* _INSTRUCTIONS TO FOLLOW_
Every line below must be given again exactly.

(Records excerpted from a collection)

=======

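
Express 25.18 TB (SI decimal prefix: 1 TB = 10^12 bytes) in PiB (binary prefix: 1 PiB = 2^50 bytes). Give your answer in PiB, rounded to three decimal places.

0.022 PiB

25.18 TB = 25.18 × 10^12 bytes = 25,180,000,000,000 bytes
1 PiB = 1,125,899,906,842,624 bytes
25,180,000,000,000 / 1,125,899,906,842,624 = 0.022 PiB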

=======

* _THE ANSWER_
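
Express 25.18 TB (SI decimal prefix: 1 TB = 10^12 bytes) in PiB (binary prefix: 1 PiB = 2^50 bytes). Give your answer in PiB, rounded to three decimal places.

0.022 PiB

25.18 TB = 25.18 × 10^12 bytes = 25,180,000,000,000 bytes
1 PiB = 1,125,899,906,842,624 bytes
25,180,000,000,000 / 1,125,899,906,842,624 = 0.022 PiB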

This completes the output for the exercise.